» **Task prompt**: Please restate the data exactly, from the first line to the last.

» **Extracted material**:
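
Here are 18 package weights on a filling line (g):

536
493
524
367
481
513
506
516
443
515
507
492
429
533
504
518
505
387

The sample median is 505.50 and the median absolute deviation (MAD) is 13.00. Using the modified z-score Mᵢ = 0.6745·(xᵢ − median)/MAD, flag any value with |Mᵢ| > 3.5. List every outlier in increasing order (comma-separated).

367, 387, 429

|Mᵢ| > 3.5 ⇔ |xᵢ − 505.50| > 3.5·13.00/0.6745 = 67.46.
So outliers lie outside [438.04, 572.96].
367: M = -7.19 → outlier.
387: M = -6.15 → outlier.
429: M = -3.97 → outlier.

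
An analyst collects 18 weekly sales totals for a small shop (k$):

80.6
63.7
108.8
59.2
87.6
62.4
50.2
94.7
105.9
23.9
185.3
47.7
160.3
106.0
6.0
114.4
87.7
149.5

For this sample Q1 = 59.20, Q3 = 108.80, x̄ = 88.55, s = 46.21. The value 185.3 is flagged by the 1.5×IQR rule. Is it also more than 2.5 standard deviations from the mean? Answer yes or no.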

» **Answer below**:
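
Here are 18 package weights on a filling line (g):

536
493
524
367
481
513
506
516
443
515
507
492
429
533
504
518
505
387

The sample median is 505.50 and the median absolute deviation (MAD) is 13.00. Using the modified z-score Mᵢ = 0.6745·(xᵢ − median)/MAD, flag any value with |Mᵢ| > 3.5. List every outlier in increasing order (comma-separated).

367, 387, 429

|Mᵢ| > 3.5 ⇔ |xᵢ − 505.50| > 3.5·13.00/0.6745 = 67.46.
So outliers lie outside [438.04, 572.96].
367: M = -7.19 → outlier.
387: M = -6.15 → outlier.
429: M = -3.97 → outlier.

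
An analyst collects 18 weekly sales totals for a small shop (k$):

80.6
63.7
108.8
59.2
87.6
62.4
50.2
94.7
105.9
23.9
185.3
47.7
160.3
106.0
6.0
114.4
87.7
149.5

For this sample Q1 = 59.20, Q3 = 108.80, x̄ = 88.55, s = 46.21. The value 185.3 is flagged by the 1.5×IQR rule. Is it also more than 2.5 standard deviations from the mean? Answer yes or no.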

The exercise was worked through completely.